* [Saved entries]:
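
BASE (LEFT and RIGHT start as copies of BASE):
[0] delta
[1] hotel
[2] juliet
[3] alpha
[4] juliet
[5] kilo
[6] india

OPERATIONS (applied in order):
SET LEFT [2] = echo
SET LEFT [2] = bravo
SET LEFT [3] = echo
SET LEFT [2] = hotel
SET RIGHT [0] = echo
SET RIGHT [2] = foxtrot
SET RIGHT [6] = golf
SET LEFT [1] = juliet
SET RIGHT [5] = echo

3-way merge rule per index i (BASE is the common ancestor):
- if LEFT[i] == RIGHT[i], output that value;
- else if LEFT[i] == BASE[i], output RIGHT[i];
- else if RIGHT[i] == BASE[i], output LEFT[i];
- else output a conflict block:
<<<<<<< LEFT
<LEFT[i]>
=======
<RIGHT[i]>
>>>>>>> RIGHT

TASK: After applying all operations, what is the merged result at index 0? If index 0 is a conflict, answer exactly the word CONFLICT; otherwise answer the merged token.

Final LEFT:  [delta, juliet, hotel, echo, juliet, kilo, india]
Final RIGHT: [echo, hotel, foxtrot, alpha, juliet, echo, golf]
i=0: L=delta=BASE, R=echo -> take RIGHT -> echo
i=1: L=juliet, R=hotel=BASE -> take LEFT -> juliet
i=2: BASE=juliet L=hotel R=foxtrot all differ -> CONFLICT
i=3: L=echo, R=alpha=BASE -> take LEFT -> echo
i=4: L=juliet R=juliet -> agree -> juliet
i=5: L=kilo=BASE, R=echo -> take RIGHT -> echo
i=6: L=india=BASE, R=golf -> take RIGHT -> golf
Index 0 -> echo

Answer: echo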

* [WORK TASK]: Which lines above hold the string "else"? Copy every one of them.

* [RESPONSE AREA]:
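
- else if LEFT[i] == BASE[i], output RIGHT[i];
- else if RIGHT[i] == BASE[i], output LEFT[i];
- else output a conflict block: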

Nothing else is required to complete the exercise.